*Task prompt:* Report the number of lines in the entries below that include the word "addresses", and nothing else.

────────────────────

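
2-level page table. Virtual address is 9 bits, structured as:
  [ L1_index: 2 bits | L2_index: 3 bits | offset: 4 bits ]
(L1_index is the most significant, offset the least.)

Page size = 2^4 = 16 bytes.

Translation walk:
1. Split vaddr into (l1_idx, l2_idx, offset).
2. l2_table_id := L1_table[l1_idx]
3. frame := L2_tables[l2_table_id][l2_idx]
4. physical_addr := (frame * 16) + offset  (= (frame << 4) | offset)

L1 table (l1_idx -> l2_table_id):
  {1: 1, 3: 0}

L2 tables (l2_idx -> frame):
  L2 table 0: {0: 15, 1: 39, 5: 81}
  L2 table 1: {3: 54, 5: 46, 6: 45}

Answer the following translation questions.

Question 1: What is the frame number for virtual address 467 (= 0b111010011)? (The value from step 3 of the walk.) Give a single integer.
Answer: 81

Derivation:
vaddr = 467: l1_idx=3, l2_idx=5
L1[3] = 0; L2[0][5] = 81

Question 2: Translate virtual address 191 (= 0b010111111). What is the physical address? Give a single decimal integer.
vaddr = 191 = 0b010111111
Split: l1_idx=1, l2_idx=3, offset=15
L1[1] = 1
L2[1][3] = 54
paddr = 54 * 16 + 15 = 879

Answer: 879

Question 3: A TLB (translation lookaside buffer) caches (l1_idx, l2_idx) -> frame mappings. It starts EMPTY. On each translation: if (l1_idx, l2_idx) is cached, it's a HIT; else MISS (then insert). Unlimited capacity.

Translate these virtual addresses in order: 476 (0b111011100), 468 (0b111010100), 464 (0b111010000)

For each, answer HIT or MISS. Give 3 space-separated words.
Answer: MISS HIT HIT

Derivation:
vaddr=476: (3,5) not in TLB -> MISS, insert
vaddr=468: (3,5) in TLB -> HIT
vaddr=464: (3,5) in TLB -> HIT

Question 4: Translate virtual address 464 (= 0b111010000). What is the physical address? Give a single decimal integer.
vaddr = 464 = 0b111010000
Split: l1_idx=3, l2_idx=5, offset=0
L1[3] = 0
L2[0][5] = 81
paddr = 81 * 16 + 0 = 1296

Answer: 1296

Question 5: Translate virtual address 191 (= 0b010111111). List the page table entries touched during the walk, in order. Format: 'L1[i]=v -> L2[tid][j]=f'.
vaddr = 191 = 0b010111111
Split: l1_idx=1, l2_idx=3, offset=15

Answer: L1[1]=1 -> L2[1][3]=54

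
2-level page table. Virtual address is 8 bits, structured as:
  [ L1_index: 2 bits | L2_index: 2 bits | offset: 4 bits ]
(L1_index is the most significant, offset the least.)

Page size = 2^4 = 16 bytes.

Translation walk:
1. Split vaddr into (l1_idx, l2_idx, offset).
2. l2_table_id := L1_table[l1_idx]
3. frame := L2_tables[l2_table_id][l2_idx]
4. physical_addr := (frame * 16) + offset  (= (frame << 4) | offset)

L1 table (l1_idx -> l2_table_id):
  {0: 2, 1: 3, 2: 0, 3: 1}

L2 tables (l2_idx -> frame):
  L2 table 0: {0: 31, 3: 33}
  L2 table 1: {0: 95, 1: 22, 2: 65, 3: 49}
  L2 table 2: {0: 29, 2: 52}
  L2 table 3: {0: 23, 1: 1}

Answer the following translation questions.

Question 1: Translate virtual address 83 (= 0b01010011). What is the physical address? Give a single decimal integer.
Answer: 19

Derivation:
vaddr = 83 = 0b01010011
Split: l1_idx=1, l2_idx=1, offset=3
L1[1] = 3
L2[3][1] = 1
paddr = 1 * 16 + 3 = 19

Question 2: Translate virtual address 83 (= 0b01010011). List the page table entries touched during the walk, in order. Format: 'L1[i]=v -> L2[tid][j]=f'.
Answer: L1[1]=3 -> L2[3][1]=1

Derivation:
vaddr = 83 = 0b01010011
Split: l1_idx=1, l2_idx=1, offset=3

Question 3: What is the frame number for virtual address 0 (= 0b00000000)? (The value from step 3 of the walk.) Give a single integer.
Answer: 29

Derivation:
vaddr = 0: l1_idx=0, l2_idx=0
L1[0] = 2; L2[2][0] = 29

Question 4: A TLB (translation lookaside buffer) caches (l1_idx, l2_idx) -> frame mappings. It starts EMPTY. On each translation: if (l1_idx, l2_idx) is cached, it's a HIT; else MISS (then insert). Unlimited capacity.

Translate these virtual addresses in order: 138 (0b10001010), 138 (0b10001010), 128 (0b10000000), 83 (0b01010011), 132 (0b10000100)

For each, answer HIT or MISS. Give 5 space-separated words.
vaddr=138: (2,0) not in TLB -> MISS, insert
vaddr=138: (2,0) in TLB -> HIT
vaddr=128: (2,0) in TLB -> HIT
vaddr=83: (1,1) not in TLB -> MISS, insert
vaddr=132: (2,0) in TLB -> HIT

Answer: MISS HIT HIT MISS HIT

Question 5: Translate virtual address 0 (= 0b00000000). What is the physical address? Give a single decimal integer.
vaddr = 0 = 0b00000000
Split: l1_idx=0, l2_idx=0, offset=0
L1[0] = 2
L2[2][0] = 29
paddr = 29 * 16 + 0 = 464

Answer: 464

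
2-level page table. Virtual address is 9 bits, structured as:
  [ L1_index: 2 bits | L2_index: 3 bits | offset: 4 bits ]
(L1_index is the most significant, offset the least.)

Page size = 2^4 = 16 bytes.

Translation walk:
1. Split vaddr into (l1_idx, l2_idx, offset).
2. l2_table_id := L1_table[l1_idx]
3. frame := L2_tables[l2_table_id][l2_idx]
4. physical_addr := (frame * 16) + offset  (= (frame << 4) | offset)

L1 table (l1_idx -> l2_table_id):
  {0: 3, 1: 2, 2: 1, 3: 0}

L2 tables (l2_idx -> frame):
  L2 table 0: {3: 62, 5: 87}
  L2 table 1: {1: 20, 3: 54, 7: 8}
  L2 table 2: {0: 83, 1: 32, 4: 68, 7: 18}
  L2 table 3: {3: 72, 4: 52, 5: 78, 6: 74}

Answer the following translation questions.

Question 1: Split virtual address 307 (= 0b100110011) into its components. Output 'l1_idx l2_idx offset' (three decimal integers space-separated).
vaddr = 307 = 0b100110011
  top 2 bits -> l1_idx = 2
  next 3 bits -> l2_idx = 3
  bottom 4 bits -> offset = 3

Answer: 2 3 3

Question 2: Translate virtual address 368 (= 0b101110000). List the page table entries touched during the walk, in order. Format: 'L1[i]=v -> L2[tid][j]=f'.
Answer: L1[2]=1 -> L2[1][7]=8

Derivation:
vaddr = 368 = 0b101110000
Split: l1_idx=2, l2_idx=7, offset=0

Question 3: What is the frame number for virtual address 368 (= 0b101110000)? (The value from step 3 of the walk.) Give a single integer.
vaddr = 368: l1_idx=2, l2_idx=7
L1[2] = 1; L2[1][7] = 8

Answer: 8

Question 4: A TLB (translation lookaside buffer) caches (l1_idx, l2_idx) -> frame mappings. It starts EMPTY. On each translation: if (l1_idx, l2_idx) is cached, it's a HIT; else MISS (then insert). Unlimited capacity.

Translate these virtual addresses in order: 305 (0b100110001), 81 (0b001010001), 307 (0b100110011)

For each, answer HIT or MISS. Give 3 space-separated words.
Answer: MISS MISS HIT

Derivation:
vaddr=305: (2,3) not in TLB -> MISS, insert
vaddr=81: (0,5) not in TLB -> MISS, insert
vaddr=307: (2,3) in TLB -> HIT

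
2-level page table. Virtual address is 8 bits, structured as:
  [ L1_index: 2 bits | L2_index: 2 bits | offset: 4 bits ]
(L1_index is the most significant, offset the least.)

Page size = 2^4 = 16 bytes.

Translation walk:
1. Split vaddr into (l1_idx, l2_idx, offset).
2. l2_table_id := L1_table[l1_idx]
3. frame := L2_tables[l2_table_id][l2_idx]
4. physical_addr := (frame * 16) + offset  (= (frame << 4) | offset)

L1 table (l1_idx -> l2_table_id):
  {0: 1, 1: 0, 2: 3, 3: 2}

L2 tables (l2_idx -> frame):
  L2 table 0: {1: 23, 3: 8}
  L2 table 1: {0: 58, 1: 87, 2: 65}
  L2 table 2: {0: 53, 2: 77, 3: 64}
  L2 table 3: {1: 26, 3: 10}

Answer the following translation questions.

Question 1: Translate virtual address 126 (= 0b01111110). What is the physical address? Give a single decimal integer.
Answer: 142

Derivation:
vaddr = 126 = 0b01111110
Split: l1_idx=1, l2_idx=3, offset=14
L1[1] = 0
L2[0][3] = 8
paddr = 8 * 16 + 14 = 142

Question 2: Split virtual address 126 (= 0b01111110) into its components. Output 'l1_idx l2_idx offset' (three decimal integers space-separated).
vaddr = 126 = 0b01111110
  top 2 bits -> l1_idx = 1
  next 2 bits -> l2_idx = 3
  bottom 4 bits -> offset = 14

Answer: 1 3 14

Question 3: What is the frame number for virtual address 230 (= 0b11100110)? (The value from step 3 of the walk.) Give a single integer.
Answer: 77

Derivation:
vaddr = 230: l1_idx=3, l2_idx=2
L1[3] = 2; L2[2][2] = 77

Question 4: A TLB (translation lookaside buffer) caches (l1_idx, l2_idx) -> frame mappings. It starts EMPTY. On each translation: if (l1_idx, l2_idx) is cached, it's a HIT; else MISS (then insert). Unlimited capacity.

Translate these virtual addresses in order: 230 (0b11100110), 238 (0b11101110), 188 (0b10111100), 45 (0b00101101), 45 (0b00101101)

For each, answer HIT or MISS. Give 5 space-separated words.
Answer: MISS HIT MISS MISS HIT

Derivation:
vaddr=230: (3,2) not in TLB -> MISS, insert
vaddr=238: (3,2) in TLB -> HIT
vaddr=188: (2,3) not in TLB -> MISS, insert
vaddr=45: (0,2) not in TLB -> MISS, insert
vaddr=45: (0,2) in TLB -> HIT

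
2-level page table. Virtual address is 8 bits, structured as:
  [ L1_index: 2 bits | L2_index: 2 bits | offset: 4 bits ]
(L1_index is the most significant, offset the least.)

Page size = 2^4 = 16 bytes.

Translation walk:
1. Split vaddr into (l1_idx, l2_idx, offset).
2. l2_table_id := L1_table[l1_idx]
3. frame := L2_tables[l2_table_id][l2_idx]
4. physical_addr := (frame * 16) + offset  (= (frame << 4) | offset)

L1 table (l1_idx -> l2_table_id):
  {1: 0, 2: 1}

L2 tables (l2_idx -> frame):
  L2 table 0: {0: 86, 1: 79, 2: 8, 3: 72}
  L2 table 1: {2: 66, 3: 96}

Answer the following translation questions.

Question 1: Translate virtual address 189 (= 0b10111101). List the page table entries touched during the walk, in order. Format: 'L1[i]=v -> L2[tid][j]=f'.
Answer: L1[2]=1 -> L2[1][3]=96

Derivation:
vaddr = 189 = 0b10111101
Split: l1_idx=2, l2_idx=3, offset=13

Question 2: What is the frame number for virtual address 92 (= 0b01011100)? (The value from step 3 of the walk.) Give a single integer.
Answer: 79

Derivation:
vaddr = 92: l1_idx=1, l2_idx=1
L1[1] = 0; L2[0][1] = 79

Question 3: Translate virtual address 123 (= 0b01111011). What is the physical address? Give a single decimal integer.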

────────────────────

*Written answer:* 4